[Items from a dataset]
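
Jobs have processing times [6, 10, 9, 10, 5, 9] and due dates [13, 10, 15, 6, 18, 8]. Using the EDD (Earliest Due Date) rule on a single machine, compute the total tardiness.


Sort by due date (EDD order): [(10, 6), (9, 8), (10, 10), (6, 13), (9, 15), (5, 18)]
Compute completion times and tardiness:
  Job 1: p=10, d=6, C=10, tardiness=max(0,10-6)=4
  Job 2: p=9, d=8, C=19, tardiness=max(0,19-8)=11
  Job 3: p=10, d=10, C=29, tardiness=max(0,29-10)=19
  Job 4: p=6, d=13, C=35, tardiness=max(0,35-13)=22
  Job 5: p=9, d=15, C=44, tardiness=max(0,44-15)=29
  Job 6: p=5, d=18, C=49, tardiness=max(0,49-18)=31
Total tardiness = 116

116


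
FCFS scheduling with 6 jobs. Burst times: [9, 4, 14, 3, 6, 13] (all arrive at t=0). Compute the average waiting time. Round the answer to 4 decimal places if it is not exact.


FCFS order (as given): [9, 4, 14, 3, 6, 13]
Waiting times:
  Job 1: wait = 0
  Job 2: wait = 9
  Job 3: wait = 13
  Job 4: wait = 27
  Job 5: wait = 30
  Job 6: wait = 36
Sum of waiting times = 115
Average waiting time = 115/6 = 19.1667

19.1667


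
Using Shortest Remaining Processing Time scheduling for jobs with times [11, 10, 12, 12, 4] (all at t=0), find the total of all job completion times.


Since all jobs arrive at t=0, SRPT equals SPT ordering.
SPT order: [4, 10, 11, 12, 12]
Completion times:
  Job 1: p=4, C=4
  Job 2: p=10, C=14
  Job 3: p=11, C=25
  Job 4: p=12, C=37
  Job 5: p=12, C=49
Total completion time = 4 + 14 + 25 + 37 + 49 = 129

129


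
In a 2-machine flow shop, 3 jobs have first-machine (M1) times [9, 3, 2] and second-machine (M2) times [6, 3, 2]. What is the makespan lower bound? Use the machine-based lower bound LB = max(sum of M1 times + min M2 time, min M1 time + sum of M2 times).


LB1 = sum(M1 times) + min(M2 times) = 14 + 2 = 16
LB2 = min(M1 times) + sum(M2 times) = 2 + 11 = 13
Lower bound = max(LB1, LB2) = max(16, 13) = 16

16


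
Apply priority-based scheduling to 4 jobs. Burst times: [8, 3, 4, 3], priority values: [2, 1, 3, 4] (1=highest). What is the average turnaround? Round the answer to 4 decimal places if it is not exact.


Sort by priority (ascending = highest first):
Order: [(1, 3), (2, 8), (3, 4), (4, 3)]
Completion times:
  Priority 1, burst=3, C=3
  Priority 2, burst=8, C=11
  Priority 3, burst=4, C=15
  Priority 4, burst=3, C=18
Average turnaround = 47/4 = 11.75

11.75


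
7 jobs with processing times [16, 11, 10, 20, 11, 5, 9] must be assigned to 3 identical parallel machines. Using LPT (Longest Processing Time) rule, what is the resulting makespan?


Sort jobs in decreasing order (LPT): [20, 16, 11, 11, 10, 9, 5]
Assign each job to the least loaded machine:
  Machine 1: jobs [20, 9], load = 29
  Machine 2: jobs [16, 10], load = 26
  Machine 3: jobs [11, 11, 5], load = 27
Makespan = max load = 29

29


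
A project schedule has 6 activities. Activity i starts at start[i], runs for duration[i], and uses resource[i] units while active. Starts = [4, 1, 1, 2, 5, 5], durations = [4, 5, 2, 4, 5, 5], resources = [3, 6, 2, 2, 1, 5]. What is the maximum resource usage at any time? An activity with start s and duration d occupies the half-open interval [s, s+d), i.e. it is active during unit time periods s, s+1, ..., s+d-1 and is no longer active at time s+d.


Each activity i is active on [start_i, start_i + duration_i).
Compute total resource usage per time slot:
  t=0: active resources = [], total = 0
  t=1: active resources = [6, 2], total = 8
  t=2: active resources = [6, 2, 2], total = 10
  t=3: active resources = [6, 2], total = 8
  t=4: active resources = [3, 6, 2], total = 11
  t=5: active resources = [3, 6, 2, 1, 5], total = 17
  t=6: active resources = [3, 1, 5], total = 9
  t=7: active resources = [3, 1, 5], total = 9
  t=8: active resources = [1, 5], total = 6
  t=9: active resources = [1, 5], total = 6
Peak resource demand = 17

17


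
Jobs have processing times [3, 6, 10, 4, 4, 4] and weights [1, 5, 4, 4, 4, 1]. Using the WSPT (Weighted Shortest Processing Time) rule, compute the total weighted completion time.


Compute p/w ratios and sort ascending (WSPT): [(4, 4), (4, 4), (6, 5), (10, 4), (3, 1), (4, 1)]
Compute weighted completion times:
  Job (p=4,w=4): C=4, w*C=4*4=16
  Job (p=4,w=4): C=8, w*C=4*8=32
  Job (p=6,w=5): C=14, w*C=5*14=70
  Job (p=10,w=4): C=24, w*C=4*24=96
  Job (p=3,w=1): C=27, w*C=1*27=27
  Job (p=4,w=1): C=31, w*C=1*31=31
Total weighted completion time = 272

272


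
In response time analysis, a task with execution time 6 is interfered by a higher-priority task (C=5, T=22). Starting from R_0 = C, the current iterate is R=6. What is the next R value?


R_next = C + ceil(R_prev / T_hp) * C_hp
ceil(6 / 22) = ceil(0.2727) = 1
Interference = 1 * 5 = 5
R_next = 6 + 5 = 11

11


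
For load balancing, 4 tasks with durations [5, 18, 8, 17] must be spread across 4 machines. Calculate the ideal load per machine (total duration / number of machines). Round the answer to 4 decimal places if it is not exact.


Total processing time = 5 + 18 + 8 + 17 = 48
Number of machines = 4
Ideal balanced load = 48 / 4 = 12.0

12.0


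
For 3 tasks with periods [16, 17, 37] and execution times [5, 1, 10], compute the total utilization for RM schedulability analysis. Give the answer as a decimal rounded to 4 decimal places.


Compute individual utilizations (exact fractions):
  Task 1: C/T = 5/16 (approx. 0.3125)
  Task 2: C/T = 1/17 (approx. 0.0588)
  Task 3: C/T = 10/37 (approx. 0.2703)
Total utilization U = 5/16 + 1/17 + 10/37 = 6457/10064
Rounded to 4 decimal places: U = 0.6416
RM (Liu & Layland) bound for 3 tasks = 0.779763; compare with U = 6457/10064 (approx. 0.641594)
U <= bound, so schedulable by RM sufficient condition.

0.6416


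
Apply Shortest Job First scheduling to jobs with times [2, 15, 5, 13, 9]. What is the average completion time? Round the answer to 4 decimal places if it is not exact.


SJF order (ascending): [2, 5, 9, 13, 15]
Completion times:
  Job 1: burst=2, C=2
  Job 2: burst=5, C=7
  Job 3: burst=9, C=16
  Job 4: burst=13, C=29
  Job 5: burst=15, C=44
Average completion = 98/5 = 19.6

19.6


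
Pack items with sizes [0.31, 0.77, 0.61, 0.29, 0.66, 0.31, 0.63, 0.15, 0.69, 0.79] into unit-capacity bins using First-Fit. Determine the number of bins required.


Place items sequentially using First-Fit:
  Item 0.31 -> new Bin 1
  Item 0.77 -> new Bin 2
  Item 0.61 -> Bin 1 (now 0.92)
  Item 0.29 -> new Bin 3
  Item 0.66 -> Bin 3 (now 0.95)
  Item 0.31 -> new Bin 4
  Item 0.63 -> Bin 4 (now 0.94)
  Item 0.15 -> Bin 2 (now 0.92)
  Item 0.69 -> new Bin 5
  Item 0.79 -> new Bin 6
Total bins used = 6

6


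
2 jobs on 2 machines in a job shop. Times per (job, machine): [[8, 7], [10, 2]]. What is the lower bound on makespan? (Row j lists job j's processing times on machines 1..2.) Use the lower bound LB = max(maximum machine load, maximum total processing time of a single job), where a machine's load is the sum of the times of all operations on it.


Machine loads:
  Machine 1: 8 + 10 = 18
  Machine 2: 7 + 2 = 9
Max machine load = 18
Job totals:
  Job 1: 15
  Job 2: 12
Max job total = 15
Lower bound = max(18, 15) = 18

18


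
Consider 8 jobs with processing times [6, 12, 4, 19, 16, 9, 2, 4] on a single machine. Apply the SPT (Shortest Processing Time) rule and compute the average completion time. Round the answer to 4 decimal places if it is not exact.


Sort jobs by processing time (SPT order): [2, 4, 4, 6, 9, 12, 16, 19]
Compute completion times sequentially:
  Job 1: processing = 2, completes at 2
  Job 2: processing = 4, completes at 6
  Job 3: processing = 4, completes at 10
  Job 4: processing = 6, completes at 16
  Job 5: processing = 9, completes at 25
  Job 6: processing = 12, completes at 37
  Job 7: processing = 16, completes at 53
  Job 8: processing = 19, completes at 72
Sum of completion times = 221
Average completion time = 221/8 = 27.625

27.625


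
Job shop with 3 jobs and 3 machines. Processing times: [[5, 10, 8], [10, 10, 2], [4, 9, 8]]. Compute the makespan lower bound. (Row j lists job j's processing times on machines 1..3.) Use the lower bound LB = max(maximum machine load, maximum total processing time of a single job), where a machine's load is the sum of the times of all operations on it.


Machine loads:
  Machine 1: 5 + 10 + 4 = 19
  Machine 2: 10 + 10 + 9 = 29
  Machine 3: 8 + 2 + 8 = 18
Max machine load = 29
Job totals:
  Job 1: 23
  Job 2: 22
  Job 3: 21
Max job total = 23
Lower bound = max(29, 23) = 29

29


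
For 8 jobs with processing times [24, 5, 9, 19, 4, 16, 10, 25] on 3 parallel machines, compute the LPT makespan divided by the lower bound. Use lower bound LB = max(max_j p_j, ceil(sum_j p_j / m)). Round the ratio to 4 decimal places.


LPT order: [25, 24, 19, 16, 10, 9, 5, 4]
Machine loads after assignment: [39, 38, 35]
LPT makespan = 39
Lower bound = max(max_job, ceil(total/3)) = max(25, 38) = 38
Ratio = 39 / 38 = 1.0263

1.0263


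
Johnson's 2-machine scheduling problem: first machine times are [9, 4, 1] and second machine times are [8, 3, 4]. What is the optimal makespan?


Apply Johnson's rule:
  Group 1 (a <= b): [(3, 1, 4)]
  Group 2 (a > b): [(1, 9, 8), (2, 4, 3)]
Optimal job order: [3, 1, 2]
Schedule:
  Job 3: M1 done at 1, M2 done at 5
  Job 1: M1 done at 10, M2 done at 18
  Job 2: M1 done at 14, M2 done at 21
Makespan = 21

21


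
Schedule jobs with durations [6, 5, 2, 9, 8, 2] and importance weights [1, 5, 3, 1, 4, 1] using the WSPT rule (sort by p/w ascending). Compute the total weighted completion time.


Compute p/w ratios and sort ascending (WSPT): [(2, 3), (5, 5), (8, 4), (2, 1), (6, 1), (9, 1)]
Compute weighted completion times:
  Job (p=2,w=3): C=2, w*C=3*2=6
  Job (p=5,w=5): C=7, w*C=5*7=35
  Job (p=8,w=4): C=15, w*C=4*15=60
  Job (p=2,w=1): C=17, w*C=1*17=17
  Job (p=6,w=1): C=23, w*C=1*23=23
  Job (p=9,w=1): C=32, w*C=1*32=32
Total weighted completion time = 173

173


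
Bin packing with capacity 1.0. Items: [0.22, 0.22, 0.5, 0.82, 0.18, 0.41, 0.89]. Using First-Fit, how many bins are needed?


Place items sequentially using First-Fit:
  Item 0.22 -> new Bin 1
  Item 0.22 -> Bin 1 (now 0.44)
  Item 0.5 -> Bin 1 (now 0.94)
  Item 0.82 -> new Bin 2
  Item 0.18 -> Bin 2 (now 1.0)
  Item 0.41 -> new Bin 3
  Item 0.89 -> new Bin 4
Total bins used = 4

4


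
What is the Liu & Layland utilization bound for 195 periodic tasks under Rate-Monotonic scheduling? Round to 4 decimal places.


Compute 2^(1/195) = 1.0035609260
Subtract 1: 1.0035609260 - 1 = 0.0035609260
Multiply by n: 195 * 0.0035609260 = 0.6943805700
Round to 4 dp: 0.6944

0.6944


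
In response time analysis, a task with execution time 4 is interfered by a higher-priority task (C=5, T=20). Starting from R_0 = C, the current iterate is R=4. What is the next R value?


R_next = C + ceil(R_prev / T_hp) * C_hp
ceil(4 / 20) = ceil(0.2) = 1
Interference = 1 * 5 = 5
R_next = 4 + 5 = 9

9


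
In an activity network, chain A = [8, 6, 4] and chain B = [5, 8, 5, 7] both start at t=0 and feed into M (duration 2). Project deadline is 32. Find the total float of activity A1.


Forward pass: ES(A1) = sum of predecessors on chain A = 0
EF = ES + duration = 0 + 8 = 8
Backward pass: LF(M) = deadline = 32; LS(M) = 32 - 2 = 30
LF(A1) = LS(M) - sum(successors on chain A) = 30 - 10 = 20
LS = LF - duration = 20 - 8 = 12
Total float = LS - ES = 12 - 0 = 12

12


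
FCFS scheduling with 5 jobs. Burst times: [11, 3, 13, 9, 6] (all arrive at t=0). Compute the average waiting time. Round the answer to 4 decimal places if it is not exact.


FCFS order (as given): [11, 3, 13, 9, 6]
Waiting times:
  Job 1: wait = 0
  Job 2: wait = 11
  Job 3: wait = 14
  Job 4: wait = 27
  Job 5: wait = 36
Sum of waiting times = 88
Average waiting time = 88/5 = 17.6

17.6


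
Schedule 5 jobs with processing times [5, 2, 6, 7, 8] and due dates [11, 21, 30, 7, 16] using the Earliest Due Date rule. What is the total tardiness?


Sort by due date (EDD order): [(7, 7), (5, 11), (8, 16), (2, 21), (6, 30)]
Compute completion times and tardiness:
  Job 1: p=7, d=7, C=7, tardiness=max(0,7-7)=0
  Job 2: p=5, d=11, C=12, tardiness=max(0,12-11)=1
  Job 3: p=8, d=16, C=20, tardiness=max(0,20-16)=4
  Job 4: p=2, d=21, C=22, tardiness=max(0,22-21)=1
  Job 5: p=6, d=30, C=28, tardiness=max(0,28-30)=0
Total tardiness = 6

6


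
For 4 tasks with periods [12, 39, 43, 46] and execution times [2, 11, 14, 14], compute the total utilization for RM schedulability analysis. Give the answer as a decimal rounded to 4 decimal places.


Compute individual utilizations (exact fractions):
  Task 1: C/T = 2/12 = 1/6 (approx. 0.1667)
  Task 2: C/T = 11/39 (approx. 0.2821)
  Task 3: C/T = 14/43 (approx. 0.3256)
  Task 4: C/T = 14/46 = 7/23 (approx. 0.3043)
Total utilization U = 1/6 + 11/39 + 14/43 + 7/23 = 83209/77142
Rounded to 4 decimal places: U = 1.0786
RM (Liu & Layland) bound for 4 tasks = 0.756828; compare with U = 83209/77142 (approx. 1.078647)
U > 1, so the task set is not schedulable (processor overloaded).

1.0786


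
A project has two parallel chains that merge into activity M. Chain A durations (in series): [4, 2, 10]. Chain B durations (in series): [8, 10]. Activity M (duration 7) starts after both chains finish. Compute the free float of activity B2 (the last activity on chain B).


ES(B2) = sum of predecessors on chain B = 8
EF(B2) = ES + duration = 8 + 10 = 18
Successor of B2 is M. ES(M) = max(sum(A), sum(B)) = max(16, 18) = 18
Free float = ES(successor) - EF(current) = 18 - 18 = 0

0


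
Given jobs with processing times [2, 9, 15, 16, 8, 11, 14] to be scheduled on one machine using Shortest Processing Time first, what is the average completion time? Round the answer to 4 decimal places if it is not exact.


Sort jobs by processing time (SPT order): [2, 8, 9, 11, 14, 15, 16]
Compute completion times sequentially:
  Job 1: processing = 2, completes at 2
  Job 2: processing = 8, completes at 10
  Job 3: processing = 9, completes at 19
  Job 4: processing = 11, completes at 30
  Job 5: processing = 14, completes at 44
  Job 6: processing = 15, completes at 59
  Job 7: processing = 16, completes at 75
Sum of completion times = 239
Average completion time = 239/7 = 34.1429

34.1429


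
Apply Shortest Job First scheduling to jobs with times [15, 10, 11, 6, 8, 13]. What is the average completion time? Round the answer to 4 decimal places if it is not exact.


SJF order (ascending): [6, 8, 10, 11, 13, 15]
Completion times:
  Job 1: burst=6, C=6
  Job 2: burst=8, C=14
  Job 3: burst=10, C=24
  Job 4: burst=11, C=35
  Job 5: burst=13, C=48
  Job 6: burst=15, C=63
Average completion = 190/6 = 31.6667

31.6667


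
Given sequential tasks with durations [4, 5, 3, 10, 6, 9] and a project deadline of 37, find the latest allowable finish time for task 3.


LF(activity 3) = deadline - sum of successor durations
Successors: activities 4 through 6 with durations [10, 6, 9]
Sum of successor durations = 25
LF = 37 - 25 = 12

12


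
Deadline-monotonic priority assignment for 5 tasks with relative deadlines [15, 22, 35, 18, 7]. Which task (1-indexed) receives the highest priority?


Sort tasks by relative deadline (ascending):
  Task 5: deadline = 7
  Task 1: deadline = 15
  Task 4: deadline = 18
  Task 2: deadline = 22
  Task 3: deadline = 35
Priority order (highest first): [5, 1, 4, 2, 3]
Highest priority task = 5

5


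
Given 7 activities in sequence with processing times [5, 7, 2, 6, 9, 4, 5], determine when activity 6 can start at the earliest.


Activity 6 starts after activities 1 through 5 complete.
Predecessor durations: [5, 7, 2, 6, 9]
ES = 5 + 7 + 2 + 6 + 9 = 29

29


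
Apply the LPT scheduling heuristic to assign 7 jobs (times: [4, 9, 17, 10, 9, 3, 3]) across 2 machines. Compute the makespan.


Sort jobs in decreasing order (LPT): [17, 10, 9, 9, 4, 3, 3]
Assign each job to the least loaded machine:
  Machine 1: jobs [17, 9, 3], load = 29
  Machine 2: jobs [10, 9, 4, 3], load = 26
Makespan = max load = 29

29


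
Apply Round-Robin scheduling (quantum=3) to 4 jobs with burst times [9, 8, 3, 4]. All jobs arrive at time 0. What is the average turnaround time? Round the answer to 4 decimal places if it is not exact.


Time quantum = 3
Execution trace:
  J1 runs 3 units, time = 3
  J2 runs 3 units, time = 6
  J3 runs 3 units, time = 9
  J4 runs 3 units, time = 12
  J1 runs 3 units, time = 15
  J2 runs 3 units, time = 18
  J4 runs 1 units, time = 19
  J1 runs 3 units, time = 22
  J2 runs 2 units, time = 24
Finish times: [22, 24, 9, 19]
Average turnaround = 74/4 = 18.5

18.5


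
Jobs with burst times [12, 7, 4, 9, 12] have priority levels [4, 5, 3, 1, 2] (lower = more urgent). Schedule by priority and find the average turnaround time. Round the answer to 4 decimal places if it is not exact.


Sort by priority (ascending = highest first):
Order: [(1, 9), (2, 12), (3, 4), (4, 12), (5, 7)]
Completion times:
  Priority 1, burst=9, C=9
  Priority 2, burst=12, C=21
  Priority 3, burst=4, C=25
  Priority 4, burst=12, C=37
  Priority 5, burst=7, C=44
Average turnaround = 136/5 = 27.2

27.2


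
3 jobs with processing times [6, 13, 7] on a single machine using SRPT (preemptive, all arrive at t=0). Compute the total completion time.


Since all jobs arrive at t=0, SRPT equals SPT ordering.
SPT order: [6, 7, 13]
Completion times:
  Job 1: p=6, C=6
  Job 2: p=7, C=13
  Job 3: p=13, C=26
Total completion time = 6 + 13 + 26 = 45

45


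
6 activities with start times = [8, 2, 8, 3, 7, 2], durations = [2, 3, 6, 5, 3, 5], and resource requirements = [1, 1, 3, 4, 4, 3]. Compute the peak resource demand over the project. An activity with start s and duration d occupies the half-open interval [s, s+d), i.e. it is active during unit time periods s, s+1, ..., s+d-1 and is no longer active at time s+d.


Each activity i is active on [start_i, start_i + duration_i).
Compute total resource usage per time slot:
  t=0: active resources = [], total = 0
  t=1: active resources = [], total = 0
  t=2: active resources = [1, 3], total = 4
  t=3: active resources = [1, 4, 3], total = 8
  t=4: active resources = [1, 4, 3], total = 8
  t=5: active resources = [4, 3], total = 7
  t=6: active resources = [4, 3], total = 7
  t=7: active resources = [4, 4], total = 8
  t=8: active resources = [1, 3, 4], total = 8
  t=9: active resources = [1, 3, 4], total = 8
  t=10: active resources = [3], total = 3
  t=11: active resources = [3], total = 3
  t=12: active resources = [3], total = 3
  t=13: active resources = [3], total = 3
Peak resource demand = 8

8


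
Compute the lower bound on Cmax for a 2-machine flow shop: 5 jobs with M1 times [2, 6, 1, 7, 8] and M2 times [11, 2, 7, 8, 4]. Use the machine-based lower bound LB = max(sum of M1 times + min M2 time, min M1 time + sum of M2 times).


LB1 = sum(M1 times) + min(M2 times) = 24 + 2 = 26
LB2 = min(M1 times) + sum(M2 times) = 1 + 32 = 33
Lower bound = max(LB1, LB2) = max(26, 33) = 33

33


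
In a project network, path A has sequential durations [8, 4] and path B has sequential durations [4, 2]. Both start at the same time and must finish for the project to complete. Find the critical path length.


Path A total = 8 + 4 = 12
Path B total = 4 + 2 = 6
Critical path = longest path = max(12, 6) = 12

12


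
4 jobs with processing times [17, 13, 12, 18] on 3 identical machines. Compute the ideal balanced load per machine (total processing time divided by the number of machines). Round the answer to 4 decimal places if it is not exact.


Total processing time = 17 + 13 + 12 + 18 = 60
Number of machines = 3
Ideal balanced load = 60 / 3 = 20.0

20.0


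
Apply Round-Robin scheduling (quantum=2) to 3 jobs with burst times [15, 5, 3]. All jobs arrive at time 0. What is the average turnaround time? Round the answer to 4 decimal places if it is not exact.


Time quantum = 2
Execution trace:
  J1 runs 2 units, time = 2
  J2 runs 2 units, time = 4
  J3 runs 2 units, time = 6
  J1 runs 2 units, time = 8
  J2 runs 2 units, time = 10
  J3 runs 1 units, time = 11
  J1 runs 2 units, time = 13
  J2 runs 1 units, time = 14
  J1 runs 2 units, time = 16
  J1 runs 2 units, time = 18
  J1 runs 2 units, time = 20
  J1 runs 2 units, time = 22
  J1 runs 1 units, time = 23
Finish times: [23, 14, 11]
Average turnaround = 48/3 = 16.0

16.0


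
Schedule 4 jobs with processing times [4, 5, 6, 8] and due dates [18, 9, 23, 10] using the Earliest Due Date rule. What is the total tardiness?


Sort by due date (EDD order): [(5, 9), (8, 10), (4, 18), (6, 23)]
Compute completion times and tardiness:
  Job 1: p=5, d=9, C=5, tardiness=max(0,5-9)=0
  Job 2: p=8, d=10, C=13, tardiness=max(0,13-10)=3
  Job 3: p=4, d=18, C=17, tardiness=max(0,17-18)=0
  Job 4: p=6, d=23, C=23, tardiness=max(0,23-23)=0
Total tardiness = 3

3


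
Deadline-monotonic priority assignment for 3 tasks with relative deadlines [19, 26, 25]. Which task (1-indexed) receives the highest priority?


Sort tasks by relative deadline (ascending):
  Task 1: deadline = 19
  Task 3: deadline = 25
  Task 2: deadline = 26
Priority order (highest first): [1, 3, 2]
Highest priority task = 1

1


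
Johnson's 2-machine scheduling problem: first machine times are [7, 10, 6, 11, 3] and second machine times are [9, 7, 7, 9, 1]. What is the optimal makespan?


Apply Johnson's rule:
  Group 1 (a <= b): [(3, 6, 7), (1, 7, 9)]
  Group 2 (a > b): [(4, 11, 9), (2, 10, 7), (5, 3, 1)]
Optimal job order: [3, 1, 4, 2, 5]
Schedule:
  Job 3: M1 done at 6, M2 done at 13
  Job 1: M1 done at 13, M2 done at 22
  Job 4: M1 done at 24, M2 done at 33
  Job 2: M1 done at 34, M2 done at 41
  Job 5: M1 done at 37, M2 done at 42
Makespan = 42

42


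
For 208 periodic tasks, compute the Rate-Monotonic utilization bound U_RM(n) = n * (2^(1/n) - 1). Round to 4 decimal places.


Compute 2^(1/208) = 1.0033379971
Subtract 1: 1.0033379971 - 1 = 0.0033379971
Multiply by n: 208 * 0.0033379971 = 0.6943033968
Round to 4 dp: 0.6943

0.6943


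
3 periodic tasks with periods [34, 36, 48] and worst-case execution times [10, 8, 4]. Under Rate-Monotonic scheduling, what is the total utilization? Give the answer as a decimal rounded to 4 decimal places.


Compute individual utilizations (exact fractions):
  Task 1: C/T = 10/34 = 5/17 (approx. 0.2941)
  Task 2: C/T = 8/36 = 2/9 (approx. 0.2222)
  Task 3: C/T = 4/48 = 1/12 (approx. 0.0833)
Total utilization U = 5/17 + 2/9 + 1/12 = 367/612
Rounded to 4 decimal places: U = 0.5997
RM (Liu & Layland) bound for 3 tasks = 0.779763; compare with U = 367/612 (approx. 0.599673)
U <= bound, so schedulable by RM sufficient condition.

0.5997


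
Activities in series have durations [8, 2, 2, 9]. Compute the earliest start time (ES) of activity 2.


Activity 2 starts after activities 1 through 1 complete.
Predecessor durations: [8]
ES = 8 = 8

8


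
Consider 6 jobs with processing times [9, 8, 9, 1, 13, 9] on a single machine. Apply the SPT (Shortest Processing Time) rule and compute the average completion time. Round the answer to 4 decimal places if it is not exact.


Sort jobs by processing time (SPT order): [1, 8, 9, 9, 9, 13]
Compute completion times sequentially:
  Job 1: processing = 1, completes at 1
  Job 2: processing = 8, completes at 9
  Job 3: processing = 9, completes at 18
  Job 4: processing = 9, completes at 27
  Job 5: processing = 9, completes at 36
  Job 6: processing = 13, completes at 49
Sum of completion times = 140
Average completion time = 140/6 = 23.3333

23.3333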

> [EXERCISE AIM] Starting at the line that holds "Consider 6 jobs", retype each line exactly through the end of the entries, both ends included.

> [RESULT OF THE TASK]
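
Consider 6 jobs with processing times [9, 8, 9, 1, 13, 9] on a single machine. Apply the SPT (Shortest Processing Time) rule and compute the average completion time. Round the answer to 4 decimal places if it is not exact.


Sort jobs by processing time (SPT order): [1, 8, 9, 9, 9, 13]
Compute completion times sequentially:
  Job 1: processing = 1, completes at 1
  Job 2: processing = 8, completes at 9
  Job 3: processing = 9, completes at 18
  Job 4: processing = 9, completes at 27
  Job 5: processing = 9, completes at 36
  Job 6: processing = 13, completes at 49
Sum of completion times = 140
Average completion time = 140/6 = 23.3333

23.3333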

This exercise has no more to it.